- [MATERIAL FOR THIS EXERCISE]:
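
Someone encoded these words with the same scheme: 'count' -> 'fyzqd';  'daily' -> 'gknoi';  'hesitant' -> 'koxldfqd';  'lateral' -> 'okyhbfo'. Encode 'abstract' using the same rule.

Shifts by position in count: pos 0: c→f (+3), pos 1: o→y (+10), pos 2: u→z (+5), pos 3: n→q (+3), pos 4: t→d (+10) — repeating every 3. The shifts repeat in a cycle of length 3: positions 0,1,… shift by +3, +10, +5, then the pattern repeats.
For abstract: a+3=d, b+10=l, s+5=x, t+3=w, r+10=b, a+5=f, c+3=f, t+10=d.

dlxwbffd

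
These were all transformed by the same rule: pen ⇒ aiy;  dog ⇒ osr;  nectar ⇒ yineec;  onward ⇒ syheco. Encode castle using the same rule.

Vowels shift forward by 4 and consonants shift forward by 11.
For castle: c(cons)+11=n, a(vowel)+4=e, s(cons)+11=d, t(cons)+11=e, l(cons)+11=w, e(vowel)+4=i.

nedewi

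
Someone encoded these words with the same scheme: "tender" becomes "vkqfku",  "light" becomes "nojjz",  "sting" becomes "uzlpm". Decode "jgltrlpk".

hairline

Shifts by position in tender: pos 0: t→v (+2), pos 1: e→k (+6), pos 2: n→q (+3), pos 3: d→f (+2), pos 4: e→k (+6), pos 5: r→u (+3) — repeating every 3. A repeating key of period 3 is used — shifts +2, +6, +3 over and over.
Undoing it on jgltrlpk: j−2=h, g−6=a, l−3=i, t−2=r, r−6=l, l−3=i, p−2=n, k−6=e.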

- [WORK INSTRUCTION]: Reproduce the entries above in full, exactly as they read.

- [EXPECTED ANSWER]:
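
Someone encoded these words with the same scheme: 'count' -> 'fyzqd';  'daily' -> 'gknoi';  'hesitant' -> 'koxldfqd';  'lateral' -> 'okyhbfo'. Encode 'abstract' using the same rule.

Shifts by position in count: pos 0: c→f (+3), pos 1: o→y (+10), pos 2: u→z (+5), pos 3: n→q (+3), pos 4: t→d (+10) — repeating every 3. The shifts repeat in a cycle of length 3: positions 0,1,… shift by +3, +10, +5, then the pattern repeats.
For abstract: a+3=d, b+10=l, s+5=x, t+3=w, r+10=b, a+5=f, c+3=f, t+10=d.

dlxwbffd

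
These were all transformed by the same rule: pen ⇒ aiy;  dog ⇒ osr;  nectar ⇒ yineec;  onward ⇒ syheco. Encode castle using the same rule.

Vowels shift forward by 4 and consonants shift forward by 11.
For castle: c(cons)+11=n, a(vowel)+4=e, s(cons)+11=d, t(cons)+11=e, l(cons)+11=w, e(vowel)+4=i.

nedewi

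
Someone encoded these words with the same scheme: "tender" becomes "vkqfku",  "light" becomes "nojjz",  "sting" becomes "uzlpm". Decode "jgltrlpk".

hairline

Shifts by position in tender: pos 0: t→v (+2), pos 1: e→k (+6), pos 2: n→q (+3), pos 3: d→f (+2), pos 4: e→k (+6), pos 5: r→u (+3) — repeating every 3. A repeating key of period 3 is used — shifts +2, +6, +3 over and over.
Undoing it on jgltrlpk: j−2=h, g−6=a, l−3=i, t−2=r, r−6=l, l−3=i, p−2=n, k−6=e.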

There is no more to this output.